Collected data
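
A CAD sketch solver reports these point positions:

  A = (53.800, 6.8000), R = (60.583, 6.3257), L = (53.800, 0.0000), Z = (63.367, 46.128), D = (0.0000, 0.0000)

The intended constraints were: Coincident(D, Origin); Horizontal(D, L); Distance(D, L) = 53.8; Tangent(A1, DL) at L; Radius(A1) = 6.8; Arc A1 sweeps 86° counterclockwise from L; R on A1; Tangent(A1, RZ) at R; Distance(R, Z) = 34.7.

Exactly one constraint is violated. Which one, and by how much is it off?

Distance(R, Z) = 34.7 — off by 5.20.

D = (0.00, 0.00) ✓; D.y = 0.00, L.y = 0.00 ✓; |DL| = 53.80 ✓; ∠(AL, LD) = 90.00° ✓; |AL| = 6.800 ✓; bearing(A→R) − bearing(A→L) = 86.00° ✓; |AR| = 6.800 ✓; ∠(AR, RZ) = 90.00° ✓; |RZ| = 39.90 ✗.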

**What you should do**
Exactness is what counts here: write out every record again.

**Solution**
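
A CAD sketch solver reports these point positions:

  A = (53.800, 6.8000), R = (60.583, 6.3257), L = (53.800, 0.0000), Z = (63.367, 46.128), D = (0.0000, 0.0000)

The intended constraints were: Coincident(D, Origin); Horizontal(D, L); Distance(D, L) = 53.8; Tangent(A1, DL) at L; Radius(A1) = 6.8; Arc A1 sweeps 86° counterclockwise from L; R on A1; Tangent(A1, RZ) at R; Distance(R, Z) = 34.7.

Exactly one constraint is violated. Which one, and by how much is it off?

Distance(R, Z) = 34.7 — off by 5.20.

D = (0.00, 0.00) ✓; D.y = 0.00, L.y = 0.00 ✓; |DL| = 53.80 ✓; ∠(AL, LD) = 90.00° ✓; |AL| = 6.800 ✓; bearing(A→R) − bearing(A→L) = 86.00° ✓; |AR| = 6.800 ✓; ∠(AR, RZ) = 90.00° ✓; |RZ| = 39.90 ✗.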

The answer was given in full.